Brief: Restate, word for word, the lines from the opening line of the data through the line containing "step 1: CCABCCCABC", both included, and nothing else.

++++

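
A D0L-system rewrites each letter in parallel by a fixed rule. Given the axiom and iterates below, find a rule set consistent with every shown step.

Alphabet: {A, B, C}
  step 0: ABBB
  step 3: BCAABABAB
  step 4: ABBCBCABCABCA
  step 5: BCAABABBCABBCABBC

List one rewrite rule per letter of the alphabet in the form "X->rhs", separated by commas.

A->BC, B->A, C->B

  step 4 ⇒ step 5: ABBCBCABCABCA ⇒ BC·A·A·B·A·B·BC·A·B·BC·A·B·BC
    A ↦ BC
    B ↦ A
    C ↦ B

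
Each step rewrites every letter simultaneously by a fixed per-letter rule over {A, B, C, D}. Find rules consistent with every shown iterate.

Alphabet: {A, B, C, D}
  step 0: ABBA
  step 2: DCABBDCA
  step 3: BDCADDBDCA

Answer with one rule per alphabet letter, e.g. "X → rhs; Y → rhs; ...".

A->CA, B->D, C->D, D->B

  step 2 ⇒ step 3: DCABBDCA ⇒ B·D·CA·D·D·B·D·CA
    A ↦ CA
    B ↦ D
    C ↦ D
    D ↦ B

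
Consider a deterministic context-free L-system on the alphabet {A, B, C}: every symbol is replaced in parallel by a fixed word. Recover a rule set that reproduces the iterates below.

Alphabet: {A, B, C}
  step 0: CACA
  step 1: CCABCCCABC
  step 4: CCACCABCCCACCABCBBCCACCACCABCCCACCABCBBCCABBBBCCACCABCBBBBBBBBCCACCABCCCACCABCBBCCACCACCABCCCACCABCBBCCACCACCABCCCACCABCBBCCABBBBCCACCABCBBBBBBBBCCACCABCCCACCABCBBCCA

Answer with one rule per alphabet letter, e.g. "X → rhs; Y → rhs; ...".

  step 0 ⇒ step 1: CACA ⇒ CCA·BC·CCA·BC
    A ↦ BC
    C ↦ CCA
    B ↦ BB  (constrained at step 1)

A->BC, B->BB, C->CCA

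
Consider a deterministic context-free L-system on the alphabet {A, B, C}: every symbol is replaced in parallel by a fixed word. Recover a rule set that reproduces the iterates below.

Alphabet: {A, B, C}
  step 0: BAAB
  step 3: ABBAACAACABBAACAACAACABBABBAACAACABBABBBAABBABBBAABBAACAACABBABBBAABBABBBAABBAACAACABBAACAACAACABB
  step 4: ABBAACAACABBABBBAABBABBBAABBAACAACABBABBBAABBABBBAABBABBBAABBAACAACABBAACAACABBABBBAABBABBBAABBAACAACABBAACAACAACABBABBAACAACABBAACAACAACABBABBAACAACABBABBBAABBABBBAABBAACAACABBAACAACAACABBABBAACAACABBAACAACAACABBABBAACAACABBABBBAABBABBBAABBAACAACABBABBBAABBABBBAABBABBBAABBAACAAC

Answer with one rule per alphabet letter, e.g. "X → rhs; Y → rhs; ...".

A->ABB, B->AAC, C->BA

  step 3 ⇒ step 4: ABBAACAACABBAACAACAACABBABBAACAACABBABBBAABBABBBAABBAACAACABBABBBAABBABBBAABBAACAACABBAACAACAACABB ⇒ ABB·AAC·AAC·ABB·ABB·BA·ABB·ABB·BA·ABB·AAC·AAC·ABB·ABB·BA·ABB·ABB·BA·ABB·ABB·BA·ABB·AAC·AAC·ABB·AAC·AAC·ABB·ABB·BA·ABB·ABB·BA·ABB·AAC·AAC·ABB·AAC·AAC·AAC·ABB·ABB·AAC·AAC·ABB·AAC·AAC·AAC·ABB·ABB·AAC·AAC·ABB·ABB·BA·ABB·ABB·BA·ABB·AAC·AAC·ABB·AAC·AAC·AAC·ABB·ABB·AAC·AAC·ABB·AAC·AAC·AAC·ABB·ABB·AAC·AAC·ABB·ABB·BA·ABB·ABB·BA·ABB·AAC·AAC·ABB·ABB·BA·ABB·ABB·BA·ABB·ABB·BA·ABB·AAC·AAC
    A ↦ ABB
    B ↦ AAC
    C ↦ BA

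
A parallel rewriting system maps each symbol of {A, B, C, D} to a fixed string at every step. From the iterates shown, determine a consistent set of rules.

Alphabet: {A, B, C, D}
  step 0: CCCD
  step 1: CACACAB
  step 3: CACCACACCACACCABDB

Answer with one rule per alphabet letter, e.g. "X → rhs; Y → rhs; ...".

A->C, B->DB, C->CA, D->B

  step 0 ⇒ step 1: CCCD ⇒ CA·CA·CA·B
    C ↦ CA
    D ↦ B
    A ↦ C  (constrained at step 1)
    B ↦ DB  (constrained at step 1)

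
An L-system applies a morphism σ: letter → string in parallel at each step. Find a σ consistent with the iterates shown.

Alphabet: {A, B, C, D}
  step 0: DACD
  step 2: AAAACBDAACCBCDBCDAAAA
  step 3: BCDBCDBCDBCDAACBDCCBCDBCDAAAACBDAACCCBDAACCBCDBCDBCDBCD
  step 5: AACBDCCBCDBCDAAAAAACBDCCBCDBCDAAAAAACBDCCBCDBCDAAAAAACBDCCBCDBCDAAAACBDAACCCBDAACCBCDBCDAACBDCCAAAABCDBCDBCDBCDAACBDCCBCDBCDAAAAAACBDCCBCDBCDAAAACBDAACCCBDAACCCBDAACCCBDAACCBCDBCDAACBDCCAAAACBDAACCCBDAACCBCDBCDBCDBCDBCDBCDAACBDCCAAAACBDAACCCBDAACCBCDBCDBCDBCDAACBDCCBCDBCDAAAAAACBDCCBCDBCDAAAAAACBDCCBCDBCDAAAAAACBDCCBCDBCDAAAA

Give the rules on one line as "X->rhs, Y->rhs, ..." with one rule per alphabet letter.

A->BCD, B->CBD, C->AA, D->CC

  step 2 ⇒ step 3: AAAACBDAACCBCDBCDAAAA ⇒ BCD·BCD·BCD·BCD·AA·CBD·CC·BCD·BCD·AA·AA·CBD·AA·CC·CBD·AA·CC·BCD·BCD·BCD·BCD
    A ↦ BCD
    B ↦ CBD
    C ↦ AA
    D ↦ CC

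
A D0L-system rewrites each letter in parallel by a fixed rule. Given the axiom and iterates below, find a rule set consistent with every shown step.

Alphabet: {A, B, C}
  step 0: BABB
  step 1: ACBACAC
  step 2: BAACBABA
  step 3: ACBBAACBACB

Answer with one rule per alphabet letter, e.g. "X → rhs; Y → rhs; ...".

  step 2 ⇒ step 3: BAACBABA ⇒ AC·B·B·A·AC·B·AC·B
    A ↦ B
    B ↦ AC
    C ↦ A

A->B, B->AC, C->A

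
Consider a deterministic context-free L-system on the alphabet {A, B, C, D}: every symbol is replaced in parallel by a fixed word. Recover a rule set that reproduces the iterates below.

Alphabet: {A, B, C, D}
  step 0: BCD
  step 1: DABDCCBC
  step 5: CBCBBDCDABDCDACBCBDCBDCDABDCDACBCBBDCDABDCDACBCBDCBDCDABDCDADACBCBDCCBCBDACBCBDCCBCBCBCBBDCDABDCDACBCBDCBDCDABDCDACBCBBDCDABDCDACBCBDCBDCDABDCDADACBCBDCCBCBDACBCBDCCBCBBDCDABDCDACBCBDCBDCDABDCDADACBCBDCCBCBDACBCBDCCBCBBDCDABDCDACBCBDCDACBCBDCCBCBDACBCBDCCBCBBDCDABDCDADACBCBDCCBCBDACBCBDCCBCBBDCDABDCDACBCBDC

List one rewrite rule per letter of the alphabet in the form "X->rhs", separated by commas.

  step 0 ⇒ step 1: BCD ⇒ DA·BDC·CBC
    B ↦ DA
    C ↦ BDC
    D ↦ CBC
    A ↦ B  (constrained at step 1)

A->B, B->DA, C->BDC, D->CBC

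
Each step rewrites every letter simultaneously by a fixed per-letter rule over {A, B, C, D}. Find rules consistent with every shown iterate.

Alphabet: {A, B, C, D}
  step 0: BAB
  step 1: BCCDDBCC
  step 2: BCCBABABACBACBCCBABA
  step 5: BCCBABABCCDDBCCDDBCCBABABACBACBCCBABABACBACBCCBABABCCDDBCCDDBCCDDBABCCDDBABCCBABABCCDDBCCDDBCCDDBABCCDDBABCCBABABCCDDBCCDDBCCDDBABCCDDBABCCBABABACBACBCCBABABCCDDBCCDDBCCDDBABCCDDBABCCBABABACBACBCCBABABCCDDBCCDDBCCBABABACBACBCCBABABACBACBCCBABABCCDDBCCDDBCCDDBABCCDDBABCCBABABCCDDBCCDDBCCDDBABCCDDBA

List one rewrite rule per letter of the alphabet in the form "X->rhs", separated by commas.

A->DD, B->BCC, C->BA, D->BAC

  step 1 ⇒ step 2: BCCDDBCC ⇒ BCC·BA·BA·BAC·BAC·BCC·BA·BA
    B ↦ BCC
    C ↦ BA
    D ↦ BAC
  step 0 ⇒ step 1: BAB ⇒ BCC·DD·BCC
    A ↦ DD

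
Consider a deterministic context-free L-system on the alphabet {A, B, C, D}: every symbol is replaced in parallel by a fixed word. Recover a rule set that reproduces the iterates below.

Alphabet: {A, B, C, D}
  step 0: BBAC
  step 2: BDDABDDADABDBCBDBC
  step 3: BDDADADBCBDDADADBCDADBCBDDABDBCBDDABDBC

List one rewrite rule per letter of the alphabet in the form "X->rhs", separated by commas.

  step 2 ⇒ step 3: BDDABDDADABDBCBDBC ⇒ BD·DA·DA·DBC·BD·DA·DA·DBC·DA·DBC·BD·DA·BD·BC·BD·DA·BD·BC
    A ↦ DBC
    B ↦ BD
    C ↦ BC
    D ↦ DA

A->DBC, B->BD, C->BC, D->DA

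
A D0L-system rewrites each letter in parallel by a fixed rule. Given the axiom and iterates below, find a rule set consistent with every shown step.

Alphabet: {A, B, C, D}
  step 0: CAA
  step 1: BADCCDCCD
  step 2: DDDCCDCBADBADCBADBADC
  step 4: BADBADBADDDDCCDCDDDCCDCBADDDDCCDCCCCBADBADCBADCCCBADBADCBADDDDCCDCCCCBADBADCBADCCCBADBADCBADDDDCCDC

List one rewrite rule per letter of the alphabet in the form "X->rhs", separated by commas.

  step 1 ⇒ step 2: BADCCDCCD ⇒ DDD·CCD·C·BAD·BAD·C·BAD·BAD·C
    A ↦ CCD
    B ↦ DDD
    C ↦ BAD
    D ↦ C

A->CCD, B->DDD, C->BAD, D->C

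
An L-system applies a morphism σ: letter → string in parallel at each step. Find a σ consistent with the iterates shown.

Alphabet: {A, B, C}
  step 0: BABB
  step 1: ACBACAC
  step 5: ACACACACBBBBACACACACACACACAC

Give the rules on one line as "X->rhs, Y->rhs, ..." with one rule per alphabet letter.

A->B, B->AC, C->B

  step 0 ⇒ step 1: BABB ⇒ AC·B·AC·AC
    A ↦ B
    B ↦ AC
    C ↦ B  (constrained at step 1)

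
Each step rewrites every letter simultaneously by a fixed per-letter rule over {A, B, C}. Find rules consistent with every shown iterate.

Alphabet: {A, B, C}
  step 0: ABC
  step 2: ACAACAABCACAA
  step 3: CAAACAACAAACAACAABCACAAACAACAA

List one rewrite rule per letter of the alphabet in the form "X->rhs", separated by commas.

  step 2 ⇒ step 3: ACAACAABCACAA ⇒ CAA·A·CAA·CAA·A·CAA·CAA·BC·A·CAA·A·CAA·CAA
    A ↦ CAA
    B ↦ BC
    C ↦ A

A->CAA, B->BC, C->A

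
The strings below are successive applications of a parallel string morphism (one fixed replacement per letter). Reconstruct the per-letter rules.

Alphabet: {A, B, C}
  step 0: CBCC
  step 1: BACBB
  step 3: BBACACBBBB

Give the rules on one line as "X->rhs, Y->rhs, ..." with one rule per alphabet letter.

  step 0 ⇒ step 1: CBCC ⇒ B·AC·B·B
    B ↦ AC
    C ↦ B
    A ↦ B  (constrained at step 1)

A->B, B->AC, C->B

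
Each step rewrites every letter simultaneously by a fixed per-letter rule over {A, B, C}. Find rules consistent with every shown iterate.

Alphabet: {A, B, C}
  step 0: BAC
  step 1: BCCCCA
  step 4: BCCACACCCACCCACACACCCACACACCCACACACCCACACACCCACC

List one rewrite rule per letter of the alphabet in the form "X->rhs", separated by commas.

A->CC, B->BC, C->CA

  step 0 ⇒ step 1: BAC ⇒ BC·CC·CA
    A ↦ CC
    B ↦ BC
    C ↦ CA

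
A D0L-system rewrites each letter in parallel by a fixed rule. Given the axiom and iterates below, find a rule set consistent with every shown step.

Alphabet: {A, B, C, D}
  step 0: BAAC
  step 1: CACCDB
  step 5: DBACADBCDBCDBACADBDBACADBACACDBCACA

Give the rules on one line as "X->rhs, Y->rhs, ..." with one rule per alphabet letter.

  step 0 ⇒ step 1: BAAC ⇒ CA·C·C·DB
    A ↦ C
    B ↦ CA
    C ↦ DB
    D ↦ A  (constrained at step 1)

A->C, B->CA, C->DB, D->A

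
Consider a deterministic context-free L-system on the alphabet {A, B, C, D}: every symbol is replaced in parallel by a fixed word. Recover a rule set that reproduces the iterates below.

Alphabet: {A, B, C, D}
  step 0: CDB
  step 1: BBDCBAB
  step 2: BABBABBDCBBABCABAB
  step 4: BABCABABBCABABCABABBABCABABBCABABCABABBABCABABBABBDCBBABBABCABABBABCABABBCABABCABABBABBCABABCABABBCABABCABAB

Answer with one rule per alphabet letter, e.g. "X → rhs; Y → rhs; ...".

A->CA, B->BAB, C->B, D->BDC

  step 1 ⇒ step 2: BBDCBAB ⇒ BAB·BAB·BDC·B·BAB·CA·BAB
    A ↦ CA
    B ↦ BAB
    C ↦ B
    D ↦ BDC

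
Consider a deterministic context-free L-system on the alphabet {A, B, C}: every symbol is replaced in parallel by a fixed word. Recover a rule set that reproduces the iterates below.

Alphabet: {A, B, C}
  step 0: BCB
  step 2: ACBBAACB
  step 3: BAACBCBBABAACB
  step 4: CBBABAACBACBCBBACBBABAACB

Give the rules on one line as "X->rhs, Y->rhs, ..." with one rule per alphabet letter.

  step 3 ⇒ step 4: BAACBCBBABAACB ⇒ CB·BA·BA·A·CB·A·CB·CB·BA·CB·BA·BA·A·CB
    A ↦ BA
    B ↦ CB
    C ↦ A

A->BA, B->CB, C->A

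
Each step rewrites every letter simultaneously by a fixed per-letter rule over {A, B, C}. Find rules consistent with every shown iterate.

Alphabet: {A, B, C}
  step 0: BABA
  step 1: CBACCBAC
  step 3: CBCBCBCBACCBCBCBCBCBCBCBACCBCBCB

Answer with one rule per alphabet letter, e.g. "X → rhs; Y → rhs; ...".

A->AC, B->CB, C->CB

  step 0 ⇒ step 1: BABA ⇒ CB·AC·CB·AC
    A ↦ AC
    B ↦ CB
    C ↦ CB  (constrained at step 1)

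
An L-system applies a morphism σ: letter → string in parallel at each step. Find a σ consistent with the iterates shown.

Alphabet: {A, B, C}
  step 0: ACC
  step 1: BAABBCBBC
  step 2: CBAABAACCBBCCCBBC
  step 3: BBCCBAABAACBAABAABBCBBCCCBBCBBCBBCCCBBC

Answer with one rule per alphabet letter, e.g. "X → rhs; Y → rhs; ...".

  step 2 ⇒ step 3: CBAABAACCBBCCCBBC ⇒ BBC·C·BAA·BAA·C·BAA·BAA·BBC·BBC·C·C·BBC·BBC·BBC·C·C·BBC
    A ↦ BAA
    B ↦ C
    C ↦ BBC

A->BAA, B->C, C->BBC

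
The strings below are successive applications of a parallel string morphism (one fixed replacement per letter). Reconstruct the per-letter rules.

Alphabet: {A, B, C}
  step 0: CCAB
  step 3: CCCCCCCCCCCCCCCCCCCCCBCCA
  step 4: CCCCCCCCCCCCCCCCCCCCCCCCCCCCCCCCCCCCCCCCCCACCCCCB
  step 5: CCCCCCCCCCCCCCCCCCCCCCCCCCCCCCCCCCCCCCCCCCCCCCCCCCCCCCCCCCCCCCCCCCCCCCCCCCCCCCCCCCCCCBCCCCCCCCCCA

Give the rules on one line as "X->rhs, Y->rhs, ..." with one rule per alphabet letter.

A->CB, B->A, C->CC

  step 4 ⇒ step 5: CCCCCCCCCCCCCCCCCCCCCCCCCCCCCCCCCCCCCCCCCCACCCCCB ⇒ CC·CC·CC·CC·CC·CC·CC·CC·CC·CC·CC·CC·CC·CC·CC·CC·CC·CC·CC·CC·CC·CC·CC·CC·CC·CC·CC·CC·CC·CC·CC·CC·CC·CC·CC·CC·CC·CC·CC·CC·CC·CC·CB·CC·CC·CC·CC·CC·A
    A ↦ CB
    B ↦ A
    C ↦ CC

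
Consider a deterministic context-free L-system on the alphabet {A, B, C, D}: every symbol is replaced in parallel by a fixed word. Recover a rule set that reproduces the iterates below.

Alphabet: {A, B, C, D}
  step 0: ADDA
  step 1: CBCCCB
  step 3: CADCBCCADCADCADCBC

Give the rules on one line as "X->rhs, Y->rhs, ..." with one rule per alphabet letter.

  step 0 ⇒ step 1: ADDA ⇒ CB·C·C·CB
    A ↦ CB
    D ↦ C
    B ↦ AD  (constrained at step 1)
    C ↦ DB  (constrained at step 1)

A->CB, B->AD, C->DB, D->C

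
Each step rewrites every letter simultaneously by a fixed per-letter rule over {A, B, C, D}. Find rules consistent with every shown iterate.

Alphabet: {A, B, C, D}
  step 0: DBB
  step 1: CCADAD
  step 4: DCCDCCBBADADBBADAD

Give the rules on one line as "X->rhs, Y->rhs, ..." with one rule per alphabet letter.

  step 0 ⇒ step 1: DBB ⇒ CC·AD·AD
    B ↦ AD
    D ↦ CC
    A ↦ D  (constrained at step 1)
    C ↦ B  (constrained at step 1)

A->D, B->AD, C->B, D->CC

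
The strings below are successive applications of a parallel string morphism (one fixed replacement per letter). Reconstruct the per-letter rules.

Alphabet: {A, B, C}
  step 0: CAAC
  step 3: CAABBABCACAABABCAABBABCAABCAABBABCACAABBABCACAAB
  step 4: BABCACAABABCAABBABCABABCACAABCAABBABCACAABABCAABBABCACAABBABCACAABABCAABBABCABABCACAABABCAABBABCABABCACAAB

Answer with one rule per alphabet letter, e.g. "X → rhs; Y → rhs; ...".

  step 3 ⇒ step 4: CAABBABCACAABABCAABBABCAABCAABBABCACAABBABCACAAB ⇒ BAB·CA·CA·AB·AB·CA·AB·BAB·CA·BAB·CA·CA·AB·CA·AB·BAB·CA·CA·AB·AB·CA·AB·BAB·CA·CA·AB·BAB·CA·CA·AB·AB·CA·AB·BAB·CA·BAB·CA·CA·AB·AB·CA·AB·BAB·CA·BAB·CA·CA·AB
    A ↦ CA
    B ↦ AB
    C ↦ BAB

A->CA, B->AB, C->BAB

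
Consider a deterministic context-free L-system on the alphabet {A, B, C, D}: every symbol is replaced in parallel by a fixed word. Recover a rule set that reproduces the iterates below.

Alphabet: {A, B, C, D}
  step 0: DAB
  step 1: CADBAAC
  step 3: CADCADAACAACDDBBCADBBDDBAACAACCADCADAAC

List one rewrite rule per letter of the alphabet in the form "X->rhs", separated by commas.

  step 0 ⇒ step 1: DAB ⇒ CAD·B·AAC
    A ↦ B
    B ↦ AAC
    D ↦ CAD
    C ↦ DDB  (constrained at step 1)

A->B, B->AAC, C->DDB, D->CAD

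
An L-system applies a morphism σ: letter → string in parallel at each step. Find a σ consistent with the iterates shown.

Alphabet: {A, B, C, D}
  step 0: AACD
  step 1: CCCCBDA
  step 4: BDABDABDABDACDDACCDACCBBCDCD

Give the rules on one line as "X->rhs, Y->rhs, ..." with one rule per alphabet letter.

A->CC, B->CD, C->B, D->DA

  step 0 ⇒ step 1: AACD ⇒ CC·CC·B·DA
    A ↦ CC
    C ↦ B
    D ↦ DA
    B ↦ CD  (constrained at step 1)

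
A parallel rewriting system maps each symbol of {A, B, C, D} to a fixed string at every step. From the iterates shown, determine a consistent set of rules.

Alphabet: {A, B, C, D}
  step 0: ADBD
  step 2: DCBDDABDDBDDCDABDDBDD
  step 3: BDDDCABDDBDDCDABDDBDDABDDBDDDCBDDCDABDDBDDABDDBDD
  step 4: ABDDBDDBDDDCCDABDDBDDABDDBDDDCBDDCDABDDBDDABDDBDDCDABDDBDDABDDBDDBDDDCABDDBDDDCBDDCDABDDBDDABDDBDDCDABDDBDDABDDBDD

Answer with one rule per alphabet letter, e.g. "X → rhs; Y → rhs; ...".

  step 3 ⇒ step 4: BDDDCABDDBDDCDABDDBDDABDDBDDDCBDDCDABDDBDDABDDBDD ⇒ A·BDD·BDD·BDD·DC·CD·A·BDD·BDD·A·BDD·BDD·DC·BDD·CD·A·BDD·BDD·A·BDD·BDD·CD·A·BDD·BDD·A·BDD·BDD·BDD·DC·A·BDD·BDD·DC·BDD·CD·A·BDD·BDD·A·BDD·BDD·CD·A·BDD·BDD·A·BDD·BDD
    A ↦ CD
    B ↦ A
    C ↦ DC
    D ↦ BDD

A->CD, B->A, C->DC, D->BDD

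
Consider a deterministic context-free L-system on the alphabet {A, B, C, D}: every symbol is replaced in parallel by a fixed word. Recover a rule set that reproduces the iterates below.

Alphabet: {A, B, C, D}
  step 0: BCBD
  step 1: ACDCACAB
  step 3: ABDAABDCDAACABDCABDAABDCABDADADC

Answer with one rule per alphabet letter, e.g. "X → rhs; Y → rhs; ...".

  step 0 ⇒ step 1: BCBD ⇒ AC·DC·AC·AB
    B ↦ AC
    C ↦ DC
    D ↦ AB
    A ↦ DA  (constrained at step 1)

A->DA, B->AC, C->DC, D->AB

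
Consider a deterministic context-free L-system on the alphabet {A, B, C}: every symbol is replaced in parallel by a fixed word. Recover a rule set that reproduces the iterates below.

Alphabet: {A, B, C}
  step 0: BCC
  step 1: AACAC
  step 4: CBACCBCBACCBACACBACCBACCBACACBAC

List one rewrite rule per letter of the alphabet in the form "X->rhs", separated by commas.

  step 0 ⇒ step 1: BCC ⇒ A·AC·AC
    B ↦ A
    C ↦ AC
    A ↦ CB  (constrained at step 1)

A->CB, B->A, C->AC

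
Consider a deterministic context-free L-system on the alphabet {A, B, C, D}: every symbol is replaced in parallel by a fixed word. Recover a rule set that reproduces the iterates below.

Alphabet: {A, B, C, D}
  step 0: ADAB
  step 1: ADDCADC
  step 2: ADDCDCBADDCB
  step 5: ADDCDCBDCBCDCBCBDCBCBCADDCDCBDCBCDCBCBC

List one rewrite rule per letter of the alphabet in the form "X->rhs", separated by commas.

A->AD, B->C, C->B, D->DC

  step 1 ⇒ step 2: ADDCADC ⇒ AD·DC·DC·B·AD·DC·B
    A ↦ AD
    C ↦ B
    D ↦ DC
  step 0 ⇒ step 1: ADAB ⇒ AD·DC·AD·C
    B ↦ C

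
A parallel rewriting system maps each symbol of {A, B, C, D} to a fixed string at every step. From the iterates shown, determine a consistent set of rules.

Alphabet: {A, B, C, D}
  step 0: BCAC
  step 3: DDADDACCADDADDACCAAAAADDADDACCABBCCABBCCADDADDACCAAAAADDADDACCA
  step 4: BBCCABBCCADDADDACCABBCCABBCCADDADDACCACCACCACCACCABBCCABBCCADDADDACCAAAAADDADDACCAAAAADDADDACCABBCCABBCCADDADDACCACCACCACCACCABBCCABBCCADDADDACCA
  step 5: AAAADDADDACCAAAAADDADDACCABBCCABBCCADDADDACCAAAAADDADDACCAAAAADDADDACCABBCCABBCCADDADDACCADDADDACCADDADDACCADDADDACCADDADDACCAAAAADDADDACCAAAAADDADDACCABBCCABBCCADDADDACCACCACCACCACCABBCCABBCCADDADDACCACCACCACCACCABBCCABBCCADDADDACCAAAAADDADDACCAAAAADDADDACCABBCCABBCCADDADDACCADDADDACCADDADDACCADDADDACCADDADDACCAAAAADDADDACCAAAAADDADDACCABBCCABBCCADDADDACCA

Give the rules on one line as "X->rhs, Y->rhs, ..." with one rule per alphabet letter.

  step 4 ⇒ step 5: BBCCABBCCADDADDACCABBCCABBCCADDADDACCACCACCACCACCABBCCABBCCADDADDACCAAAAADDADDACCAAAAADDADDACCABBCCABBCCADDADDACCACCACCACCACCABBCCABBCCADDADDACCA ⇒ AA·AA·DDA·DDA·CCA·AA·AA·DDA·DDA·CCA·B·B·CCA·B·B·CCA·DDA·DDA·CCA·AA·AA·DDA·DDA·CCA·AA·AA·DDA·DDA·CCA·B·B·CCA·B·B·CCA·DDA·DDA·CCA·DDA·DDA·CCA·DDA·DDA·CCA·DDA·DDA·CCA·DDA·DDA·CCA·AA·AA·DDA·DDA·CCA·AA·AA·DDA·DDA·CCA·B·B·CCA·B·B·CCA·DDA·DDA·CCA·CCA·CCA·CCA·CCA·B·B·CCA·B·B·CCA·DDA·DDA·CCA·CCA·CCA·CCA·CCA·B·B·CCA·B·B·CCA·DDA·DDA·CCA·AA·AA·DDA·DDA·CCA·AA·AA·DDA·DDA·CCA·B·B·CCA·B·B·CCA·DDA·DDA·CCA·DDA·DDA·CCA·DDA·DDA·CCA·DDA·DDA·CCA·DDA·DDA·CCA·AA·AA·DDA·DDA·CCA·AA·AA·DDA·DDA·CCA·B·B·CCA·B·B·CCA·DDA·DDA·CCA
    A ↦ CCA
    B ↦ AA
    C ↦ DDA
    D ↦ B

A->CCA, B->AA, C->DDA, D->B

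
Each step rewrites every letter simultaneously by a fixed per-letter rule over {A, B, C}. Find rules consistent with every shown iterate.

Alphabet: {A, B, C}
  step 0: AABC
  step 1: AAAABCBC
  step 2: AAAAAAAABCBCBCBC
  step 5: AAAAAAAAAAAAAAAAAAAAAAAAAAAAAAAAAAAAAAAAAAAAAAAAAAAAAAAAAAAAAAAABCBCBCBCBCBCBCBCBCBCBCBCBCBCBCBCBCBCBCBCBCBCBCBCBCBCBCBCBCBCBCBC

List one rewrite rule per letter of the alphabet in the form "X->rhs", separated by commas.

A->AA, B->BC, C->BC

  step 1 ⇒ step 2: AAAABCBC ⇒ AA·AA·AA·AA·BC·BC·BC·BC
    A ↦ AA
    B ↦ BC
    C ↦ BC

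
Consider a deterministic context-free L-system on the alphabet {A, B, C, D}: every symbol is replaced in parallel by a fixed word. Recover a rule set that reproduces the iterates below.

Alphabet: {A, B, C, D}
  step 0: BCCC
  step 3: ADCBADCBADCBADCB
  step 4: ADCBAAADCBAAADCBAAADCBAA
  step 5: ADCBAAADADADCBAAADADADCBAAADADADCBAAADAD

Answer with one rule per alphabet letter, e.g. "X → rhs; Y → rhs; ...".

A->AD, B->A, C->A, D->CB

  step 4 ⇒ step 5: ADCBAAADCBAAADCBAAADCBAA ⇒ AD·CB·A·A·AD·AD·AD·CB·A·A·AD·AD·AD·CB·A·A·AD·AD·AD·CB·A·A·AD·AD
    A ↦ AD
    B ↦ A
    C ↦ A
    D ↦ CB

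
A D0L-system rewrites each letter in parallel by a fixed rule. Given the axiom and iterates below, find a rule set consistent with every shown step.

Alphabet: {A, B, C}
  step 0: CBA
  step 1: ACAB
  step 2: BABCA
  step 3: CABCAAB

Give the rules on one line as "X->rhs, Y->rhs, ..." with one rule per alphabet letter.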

++++

Task result:
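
A D0L-system rewrites each letter in parallel by a fixed rule. Given the axiom and iterates below, find a rule set consistent with every shown step.

Alphabet: {A, B, C}
  step 0: ABBB
  step 3: BCAABABAB
  step 4: ABBCBCABCABCA
  step 5: BCAABABBCABBCABBC

List one rewrite rule per letter of the alphabet in the form "X->rhs", separated by commas.

A->BC, B->A, C->B

  step 4 ⇒ step 5: ABBCBCABCABCA ⇒ BC·A·A·B·A·B·BC·A·B·BC·A·B·BC
    A ↦ BC
    B ↦ A
    C ↦ B

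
Each step rewrites every letter simultaneously by a fixed per-letter rule over {A, B, C, D}. Find rules consistent with every shown iterate.

Alphabet: {A, B, C, D}
  step 0: ABBA
  step 2: DCABBDCA
  step 3: BDCADDBDCA

Answer with one rule per alphabet letter, e.g. "X → rhs; Y → rhs; ...".

A->CA, B->D, C->D, D->B

  step 2 ⇒ step 3: DCABBDCA ⇒ B·D·CA·D·D·B·D·CA
    A ↦ CA
    B ↦ D
    C ↦ D
    D ↦ B

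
Consider a deterministic context-free L-system on the alphabet {A, B, C}: every symbol is replaced in parallel by a fixed word. Recover a rule set that reproduces the iterates below.

Alphabet: {A, B, C}
  step 0: CACA
  step 1: CCABCCCABC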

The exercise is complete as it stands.